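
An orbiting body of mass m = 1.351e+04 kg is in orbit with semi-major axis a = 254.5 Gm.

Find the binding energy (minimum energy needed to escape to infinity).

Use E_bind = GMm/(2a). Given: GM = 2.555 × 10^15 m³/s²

Convert to SI: a = 254.5 Gm = 2.545e+11 m.
Total orbital energy is E = −GMm/(2a); binding energy is E_bind = −E = GMm/(2a).
E_bind = 2.555e+15 · 1.351e+04 / (2 · 2.545e+11) J ≈ 6.782e+07 J = 67.82 MJ.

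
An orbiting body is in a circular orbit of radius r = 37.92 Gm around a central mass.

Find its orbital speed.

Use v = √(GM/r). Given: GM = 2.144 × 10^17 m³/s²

Convert to SI: r = 37.92 Gm = 3.792e+10 m.
For a circular orbit, gravity supplies the centripetal force, so v = √(GM / r).
v = √(2.144e+17 / 3.792e+10) m/s ≈ 2378 m/s = 2.378 km/s.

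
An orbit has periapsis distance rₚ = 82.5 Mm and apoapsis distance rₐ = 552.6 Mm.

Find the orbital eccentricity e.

Convert to SI: rₚ = 82.5 Mm = 8.25e+07 m; rₐ = 552.6 Mm = 5.526e+08 m.
e = (rₐ − rₚ) / (rₐ + rₚ).
e = (5.526e+08 − 8.25e+07) / (5.526e+08 + 8.25e+07) = 4.701e+08 / 6.351e+08 ≈ 0.7402.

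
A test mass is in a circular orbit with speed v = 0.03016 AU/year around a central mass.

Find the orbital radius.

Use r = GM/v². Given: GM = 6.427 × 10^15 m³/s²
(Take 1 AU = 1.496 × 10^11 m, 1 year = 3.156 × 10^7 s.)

Convert to SI: v = 0.03016 AU/year = 142.964 m/s.
For a circular orbit, v² = GM / r, so r = GM / v².
r = 6.427e+15 / (142.964)² m ≈ 3.145e+11 m = 2.102 AU.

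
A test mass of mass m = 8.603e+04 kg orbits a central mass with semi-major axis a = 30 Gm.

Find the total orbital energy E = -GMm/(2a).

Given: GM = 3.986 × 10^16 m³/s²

Convert to SI: a = 30 Gm = 3e+10 m.
E = −GMm / (2a).
E = −3.986e+16 · 8.603e+04 / (2 · 3e+10) J ≈ -5.715e+10 J = -57.15 GJ.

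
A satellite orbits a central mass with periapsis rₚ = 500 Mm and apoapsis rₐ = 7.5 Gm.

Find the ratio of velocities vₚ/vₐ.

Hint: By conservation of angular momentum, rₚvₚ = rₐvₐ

Convert to SI: rₚ = 500 Mm = 5e+08 m; rₐ = 7.5 Gm = 7.5e+09 m.
Conservation of angular momentum gives rₚvₚ = rₐvₐ, so vₚ/vₐ = rₐ/rₚ.
vₚ/vₐ = 7.5e+09 / 5e+08 ≈ 15.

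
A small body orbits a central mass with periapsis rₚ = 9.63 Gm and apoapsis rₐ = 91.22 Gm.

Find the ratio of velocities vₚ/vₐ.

Convert to SI: rₚ = 9.63 Gm = 9.63e+09 m; rₐ = 91.22 Gm = 9.122e+10 m.
Conservation of angular momentum gives rₚvₚ = rₐvₐ, so vₚ/vₐ = rₐ/rₚ.
vₚ/vₐ = 9.122e+10 / 9.63e+09 ≈ 9.472.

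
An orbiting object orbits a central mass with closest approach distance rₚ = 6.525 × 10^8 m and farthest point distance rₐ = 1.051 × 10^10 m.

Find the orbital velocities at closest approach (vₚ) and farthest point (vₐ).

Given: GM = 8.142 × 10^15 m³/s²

Use the vis-viva equation v² = GM(2/r − 1/a) with a = (rₚ + rₐ)/2 = (6.525e+08 + 1.051e+10)/2 = 5.58125e+09 m.
vₚ = √(GM · (2/rₚ − 1/a)) = √(8.142e+15 · (2/6.525e+08 − 1/5.58125e+09)) m/s ≈ 4847 m/s = 4.847 km/s.
vₐ = √(GM · (2/rₐ − 1/a)) = √(8.142e+15 · (2/1.051e+10 − 1/5.58125e+09)) m/s ≈ 300.9 m/s = 300.9 m/s.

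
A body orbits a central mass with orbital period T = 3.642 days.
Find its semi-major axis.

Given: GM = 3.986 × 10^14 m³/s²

Convert to SI: T = 3.642 days = 314669 s.
Invert Kepler's third law: a = (GM · T² / (4π²))^(1/3).
Substituting T = 314669 s and GM = 3.986e+14 m³/s²:
a = (3.986e+14 · (314669)² / (4π²))^(1/3) m
a ≈ 9.999e+07 m = 99.99 Mm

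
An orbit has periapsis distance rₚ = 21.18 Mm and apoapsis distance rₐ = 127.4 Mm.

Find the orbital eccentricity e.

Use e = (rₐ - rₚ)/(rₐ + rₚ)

Convert to SI: rₚ = 21.18 Mm = 2.118e+07 m; rₐ = 127.4 Mm = 1.274e+08 m.
e = (rₐ − rₚ) / (rₐ + rₚ).
e = (1.274e+08 − 2.118e+07) / (1.274e+08 + 2.118e+07) = 1.0622e+08 / 1.4858e+08 ≈ 0.7149.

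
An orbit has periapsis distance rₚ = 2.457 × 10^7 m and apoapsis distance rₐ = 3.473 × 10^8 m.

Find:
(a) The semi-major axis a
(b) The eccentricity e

(a) a = (rₚ + rₐ) / 2 = (2.457e+07 + 3.473e+08) / 2 ≈ 1.859e+08 m = 1.859 × 10^8 m.
(b) e = (rₐ − rₚ) / (rₐ + rₚ) = (3.473e+08 − 2.457e+07) / (3.473e+08 + 2.457e+07) ≈ 0.8679.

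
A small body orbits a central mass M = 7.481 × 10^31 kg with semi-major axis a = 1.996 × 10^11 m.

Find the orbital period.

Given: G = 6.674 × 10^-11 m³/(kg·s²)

GM = G · M = 6.674e-11 · 7.481e+31 = 4.99282e+21 m³/s².
Kepler's third law: T = 2π √(a³ / GM).
Substituting a = 1.996e+11 m and GM = 4.99282e+21 m³/s²:
T = 2π √((1.996e+11)³ / 4.99282e+21) s
T ≈ 7.93e+06 s = 91.78 days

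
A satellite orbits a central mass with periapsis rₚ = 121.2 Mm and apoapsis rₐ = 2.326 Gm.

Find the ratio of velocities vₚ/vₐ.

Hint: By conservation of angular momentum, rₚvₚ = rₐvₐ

Convert to SI: rₚ = 121.2 Mm = 1.212e+08 m; rₐ = 2.326 Gm = 2.326e+09 m.
Conservation of angular momentum gives rₚvₚ = rₐvₐ, so vₚ/vₐ = rₐ/rₚ.
vₚ/vₐ = 2.326e+09 / 1.212e+08 ≈ 19.19.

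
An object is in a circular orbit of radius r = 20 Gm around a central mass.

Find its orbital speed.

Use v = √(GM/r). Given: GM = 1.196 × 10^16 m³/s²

Convert to SI: r = 20 Gm = 2e+10 m.
For a circular orbit, gravity supplies the centripetal force, so v = √(GM / r).
v = √(1.196e+16 / 2e+10) m/s ≈ 773.3 m/s = 773.3 m/s.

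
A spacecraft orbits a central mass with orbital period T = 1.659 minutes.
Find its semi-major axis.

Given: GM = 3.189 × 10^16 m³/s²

Convert to SI: T = 1.659 minutes = 99.54 s.
Invert Kepler's third law: a = (GM · T² / (4π²))^(1/3).
Substituting T = 99.54 s and GM = 3.189e+16 m³/s²:
a = (3.189e+16 · (99.54)² / (4π²))^(1/3) m
a ≈ 2e+06 m = 2 Mm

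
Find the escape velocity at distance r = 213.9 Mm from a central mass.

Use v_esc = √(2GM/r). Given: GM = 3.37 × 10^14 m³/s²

Convert to SI: r = 213.9 Mm = 2.139e+08 m.
Escape velocity comes from setting total energy to zero: ½v² − GM/r = 0 ⇒ v_esc = √(2GM / r).
v_esc = √(2 · 3.37e+14 / 2.139e+08) m/s ≈ 1775 m/s = 1.775 km/s.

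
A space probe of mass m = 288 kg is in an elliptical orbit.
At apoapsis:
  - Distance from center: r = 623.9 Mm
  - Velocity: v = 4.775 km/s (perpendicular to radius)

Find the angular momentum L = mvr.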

════════════════════

**Problem details:** Exactly how many lines of the material contain the word "orbiting"? Write the number alone.

**Result:** 3